__WHAT THE TASK ASKS__:
Each line holding the word "complex" must appear in the answer, copied from the entries.

Dataset items
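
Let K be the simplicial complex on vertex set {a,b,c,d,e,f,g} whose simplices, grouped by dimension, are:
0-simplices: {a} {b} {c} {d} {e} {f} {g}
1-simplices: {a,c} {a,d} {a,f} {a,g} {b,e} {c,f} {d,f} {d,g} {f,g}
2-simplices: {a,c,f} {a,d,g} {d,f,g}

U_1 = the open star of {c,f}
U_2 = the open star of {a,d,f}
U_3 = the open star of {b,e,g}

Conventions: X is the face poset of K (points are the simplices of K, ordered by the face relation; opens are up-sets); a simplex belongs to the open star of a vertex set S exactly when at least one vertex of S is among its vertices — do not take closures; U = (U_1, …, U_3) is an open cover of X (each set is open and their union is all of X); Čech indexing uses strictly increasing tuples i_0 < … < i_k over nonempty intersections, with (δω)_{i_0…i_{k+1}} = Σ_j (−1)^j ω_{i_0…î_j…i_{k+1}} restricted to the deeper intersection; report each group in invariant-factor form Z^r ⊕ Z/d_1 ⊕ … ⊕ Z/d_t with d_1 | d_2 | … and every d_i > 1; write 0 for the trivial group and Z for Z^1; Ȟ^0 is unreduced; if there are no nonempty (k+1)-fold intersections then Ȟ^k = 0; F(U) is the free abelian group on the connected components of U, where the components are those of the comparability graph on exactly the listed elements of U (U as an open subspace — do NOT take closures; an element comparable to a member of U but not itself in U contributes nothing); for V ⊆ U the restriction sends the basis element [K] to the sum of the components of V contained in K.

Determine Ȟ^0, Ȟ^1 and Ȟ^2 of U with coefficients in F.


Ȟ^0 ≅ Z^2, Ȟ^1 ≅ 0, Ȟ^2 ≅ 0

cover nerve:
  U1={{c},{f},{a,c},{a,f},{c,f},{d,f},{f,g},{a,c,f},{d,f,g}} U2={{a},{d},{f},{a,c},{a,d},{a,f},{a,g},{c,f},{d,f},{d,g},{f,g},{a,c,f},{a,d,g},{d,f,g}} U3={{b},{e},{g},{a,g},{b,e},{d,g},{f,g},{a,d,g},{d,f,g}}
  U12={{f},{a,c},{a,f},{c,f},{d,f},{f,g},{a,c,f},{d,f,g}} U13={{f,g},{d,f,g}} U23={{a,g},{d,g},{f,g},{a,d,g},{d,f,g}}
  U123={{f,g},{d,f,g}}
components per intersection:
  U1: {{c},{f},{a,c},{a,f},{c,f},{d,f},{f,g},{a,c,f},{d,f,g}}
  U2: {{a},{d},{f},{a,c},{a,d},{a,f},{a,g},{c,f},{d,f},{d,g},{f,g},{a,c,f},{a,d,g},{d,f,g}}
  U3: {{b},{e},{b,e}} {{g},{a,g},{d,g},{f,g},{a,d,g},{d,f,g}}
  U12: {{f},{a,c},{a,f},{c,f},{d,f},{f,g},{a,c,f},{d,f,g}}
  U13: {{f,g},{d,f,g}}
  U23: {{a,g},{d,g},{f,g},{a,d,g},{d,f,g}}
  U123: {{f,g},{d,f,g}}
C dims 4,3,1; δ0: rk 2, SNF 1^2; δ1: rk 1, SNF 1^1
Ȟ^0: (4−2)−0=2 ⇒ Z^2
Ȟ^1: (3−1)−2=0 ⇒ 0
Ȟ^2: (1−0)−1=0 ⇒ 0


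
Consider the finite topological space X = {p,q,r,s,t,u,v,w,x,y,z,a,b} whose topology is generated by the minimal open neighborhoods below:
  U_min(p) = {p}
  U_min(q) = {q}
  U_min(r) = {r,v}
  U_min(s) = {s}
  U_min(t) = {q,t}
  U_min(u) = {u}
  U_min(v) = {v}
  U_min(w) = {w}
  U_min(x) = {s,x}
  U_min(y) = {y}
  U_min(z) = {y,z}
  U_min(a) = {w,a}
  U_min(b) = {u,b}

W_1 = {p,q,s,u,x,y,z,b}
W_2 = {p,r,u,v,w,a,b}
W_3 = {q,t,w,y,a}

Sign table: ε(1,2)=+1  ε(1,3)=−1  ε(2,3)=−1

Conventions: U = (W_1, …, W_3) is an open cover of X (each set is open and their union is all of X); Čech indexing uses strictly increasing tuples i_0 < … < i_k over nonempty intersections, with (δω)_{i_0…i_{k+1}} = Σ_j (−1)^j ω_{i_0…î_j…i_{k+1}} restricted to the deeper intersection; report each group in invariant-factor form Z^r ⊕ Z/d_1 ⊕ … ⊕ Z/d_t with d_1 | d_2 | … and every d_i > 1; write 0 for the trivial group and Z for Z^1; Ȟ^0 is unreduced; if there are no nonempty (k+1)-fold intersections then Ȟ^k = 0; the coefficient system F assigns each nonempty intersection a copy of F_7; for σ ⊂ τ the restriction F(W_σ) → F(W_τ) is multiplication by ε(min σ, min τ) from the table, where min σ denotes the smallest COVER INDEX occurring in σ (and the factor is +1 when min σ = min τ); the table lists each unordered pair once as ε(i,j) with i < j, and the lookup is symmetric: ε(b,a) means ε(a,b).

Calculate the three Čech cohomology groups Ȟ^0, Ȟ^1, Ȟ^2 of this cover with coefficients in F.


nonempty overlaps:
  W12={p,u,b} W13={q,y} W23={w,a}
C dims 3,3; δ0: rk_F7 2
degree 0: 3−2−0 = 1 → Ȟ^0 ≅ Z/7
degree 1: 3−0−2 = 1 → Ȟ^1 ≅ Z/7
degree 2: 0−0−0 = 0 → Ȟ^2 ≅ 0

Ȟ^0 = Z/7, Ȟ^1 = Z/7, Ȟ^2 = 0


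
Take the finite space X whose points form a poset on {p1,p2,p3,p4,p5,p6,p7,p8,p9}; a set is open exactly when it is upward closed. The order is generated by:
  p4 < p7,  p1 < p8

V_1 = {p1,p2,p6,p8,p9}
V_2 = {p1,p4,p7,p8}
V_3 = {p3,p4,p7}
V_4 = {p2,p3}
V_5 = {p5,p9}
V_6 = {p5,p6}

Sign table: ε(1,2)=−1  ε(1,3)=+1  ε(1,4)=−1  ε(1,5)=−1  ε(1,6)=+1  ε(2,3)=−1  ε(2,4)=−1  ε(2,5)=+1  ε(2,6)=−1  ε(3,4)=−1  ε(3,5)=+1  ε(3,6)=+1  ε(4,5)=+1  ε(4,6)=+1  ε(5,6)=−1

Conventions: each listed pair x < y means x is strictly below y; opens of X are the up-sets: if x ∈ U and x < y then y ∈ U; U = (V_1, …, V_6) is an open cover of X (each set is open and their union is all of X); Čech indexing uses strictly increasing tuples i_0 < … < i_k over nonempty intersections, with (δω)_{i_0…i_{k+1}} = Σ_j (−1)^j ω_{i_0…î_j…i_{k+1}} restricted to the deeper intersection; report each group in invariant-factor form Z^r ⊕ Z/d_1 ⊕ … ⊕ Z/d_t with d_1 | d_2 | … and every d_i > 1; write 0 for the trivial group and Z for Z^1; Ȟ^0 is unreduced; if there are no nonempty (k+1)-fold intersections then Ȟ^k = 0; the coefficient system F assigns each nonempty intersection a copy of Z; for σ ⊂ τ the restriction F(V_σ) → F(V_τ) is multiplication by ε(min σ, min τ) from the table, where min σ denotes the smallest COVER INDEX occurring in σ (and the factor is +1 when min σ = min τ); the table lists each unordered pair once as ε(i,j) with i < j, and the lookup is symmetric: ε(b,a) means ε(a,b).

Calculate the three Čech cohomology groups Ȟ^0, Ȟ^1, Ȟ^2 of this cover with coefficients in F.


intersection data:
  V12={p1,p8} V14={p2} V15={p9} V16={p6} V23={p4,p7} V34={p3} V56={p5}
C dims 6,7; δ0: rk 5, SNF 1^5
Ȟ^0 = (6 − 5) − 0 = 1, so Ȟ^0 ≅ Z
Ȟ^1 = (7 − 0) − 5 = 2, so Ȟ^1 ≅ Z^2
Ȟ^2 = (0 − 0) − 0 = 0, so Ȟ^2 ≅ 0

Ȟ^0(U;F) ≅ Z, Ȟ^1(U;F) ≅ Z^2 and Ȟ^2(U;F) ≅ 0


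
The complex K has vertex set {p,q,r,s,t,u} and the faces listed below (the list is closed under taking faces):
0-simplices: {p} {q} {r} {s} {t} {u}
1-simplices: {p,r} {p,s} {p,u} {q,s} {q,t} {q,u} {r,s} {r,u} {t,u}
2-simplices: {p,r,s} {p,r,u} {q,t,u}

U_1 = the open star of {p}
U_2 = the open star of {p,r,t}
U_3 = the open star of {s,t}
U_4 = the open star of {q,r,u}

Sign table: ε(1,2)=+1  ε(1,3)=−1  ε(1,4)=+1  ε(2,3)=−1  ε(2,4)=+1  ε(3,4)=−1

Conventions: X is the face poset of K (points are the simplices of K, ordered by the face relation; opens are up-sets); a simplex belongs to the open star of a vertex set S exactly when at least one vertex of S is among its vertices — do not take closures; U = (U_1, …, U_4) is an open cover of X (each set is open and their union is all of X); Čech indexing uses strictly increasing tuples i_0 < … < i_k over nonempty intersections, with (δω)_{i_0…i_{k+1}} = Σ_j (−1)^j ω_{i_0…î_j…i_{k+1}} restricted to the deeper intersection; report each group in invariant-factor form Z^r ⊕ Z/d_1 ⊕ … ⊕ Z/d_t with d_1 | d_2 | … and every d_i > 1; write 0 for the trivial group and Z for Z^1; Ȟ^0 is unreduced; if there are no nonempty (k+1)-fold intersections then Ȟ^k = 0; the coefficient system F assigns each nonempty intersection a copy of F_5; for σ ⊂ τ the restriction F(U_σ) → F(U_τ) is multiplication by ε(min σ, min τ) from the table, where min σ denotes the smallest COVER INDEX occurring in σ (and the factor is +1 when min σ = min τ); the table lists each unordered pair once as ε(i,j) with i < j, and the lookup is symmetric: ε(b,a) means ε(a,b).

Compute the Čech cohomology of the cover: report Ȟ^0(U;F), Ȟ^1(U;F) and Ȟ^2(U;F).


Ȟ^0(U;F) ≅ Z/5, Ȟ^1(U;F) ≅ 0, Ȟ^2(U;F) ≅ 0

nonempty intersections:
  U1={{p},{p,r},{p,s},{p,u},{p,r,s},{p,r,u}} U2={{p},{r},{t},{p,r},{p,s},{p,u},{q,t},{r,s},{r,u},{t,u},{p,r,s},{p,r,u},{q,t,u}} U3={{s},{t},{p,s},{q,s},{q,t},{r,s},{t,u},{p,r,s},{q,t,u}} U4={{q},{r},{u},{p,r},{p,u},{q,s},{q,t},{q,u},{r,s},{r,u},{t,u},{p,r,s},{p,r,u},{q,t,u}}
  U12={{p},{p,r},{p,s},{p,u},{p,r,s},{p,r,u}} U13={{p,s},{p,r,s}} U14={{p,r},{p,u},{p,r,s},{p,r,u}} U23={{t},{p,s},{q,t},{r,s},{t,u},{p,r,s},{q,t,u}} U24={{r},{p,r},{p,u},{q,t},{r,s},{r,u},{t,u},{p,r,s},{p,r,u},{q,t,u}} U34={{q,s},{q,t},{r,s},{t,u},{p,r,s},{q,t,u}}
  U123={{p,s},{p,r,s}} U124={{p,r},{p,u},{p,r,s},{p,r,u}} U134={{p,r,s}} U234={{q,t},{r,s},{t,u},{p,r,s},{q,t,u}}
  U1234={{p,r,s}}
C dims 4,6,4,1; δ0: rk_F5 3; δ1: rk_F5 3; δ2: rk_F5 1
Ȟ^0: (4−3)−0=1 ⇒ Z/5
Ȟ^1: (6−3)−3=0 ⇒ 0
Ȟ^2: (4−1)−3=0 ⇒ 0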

__SOLVED PROBLEM__:
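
Let K be the simplicial complex on vertex set {a,b,c,d,e,f,g} whose simplices, grouped by dimension, are:
The complex K has vertex set {p,q,r,s,t,u} and the faces listed below (the list is closed under taking faces):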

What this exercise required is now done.